*Problem to work on:* Each line below must be transcribed with no word changed.

*Data for this task:*
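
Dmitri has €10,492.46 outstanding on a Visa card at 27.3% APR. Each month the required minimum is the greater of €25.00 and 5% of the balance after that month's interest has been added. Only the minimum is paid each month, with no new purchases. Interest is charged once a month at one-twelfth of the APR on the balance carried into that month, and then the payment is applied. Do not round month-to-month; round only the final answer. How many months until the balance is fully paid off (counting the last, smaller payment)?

133 months

Monthly rate r = 27.3%/12 = 2.275% = 0.02275.
While 5% of the post-interest balance exceeds €25.00, each month B ← (B·(1+r))·(1 − 0.05), i.e. B shrinks by the factor (1+r)·0.95 = 0.97161.
This holds for months 1–107. Entering month 108 the balance is €481.55; 5% of the post-interest balance is now below €25.00, so the flat €25.00 minimum applies from here.
From month 108 a fixed €25.00 at rate r clears €481.55 in 26 more payments. Total: 107 + 26 = 133 months.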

*Exercise result:*
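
Dmitri has €10,492.46 outstanding on a Visa card at 27.3% APR. Each month the required minimum is the greater of €25.00 and 5% of the balance after that month's interest has been added. Only the minimum is paid each month, with no new purchases. Interest is charged once a month at one-twelfth of the APR on the balance carried into that month, and then the payment is applied. Do not round month-to-month; round only the final answer. How many months until the balance is fully paid off (counting the last, smaller payment)?

133 months

Monthly rate r = 27.3%/12 = 2.275% = 0.02275.
While 5% of the post-interest balance exceeds €25.00, each month B ← (B·(1+r))·(1 − 0.05), i.e. B shrinks by the factor (1+r)·0.95 = 0.97161.
This holds for months 1–107. Entering month 108 the balance is €481.55; 5% of the post-interest balance is now below €25.00, so the flat €25.00 minimum applies from here.
From month 108 a fixed €25.00 at rate r clears €481.55 in 26 more payments. Total: 107 + 26 = 133 months.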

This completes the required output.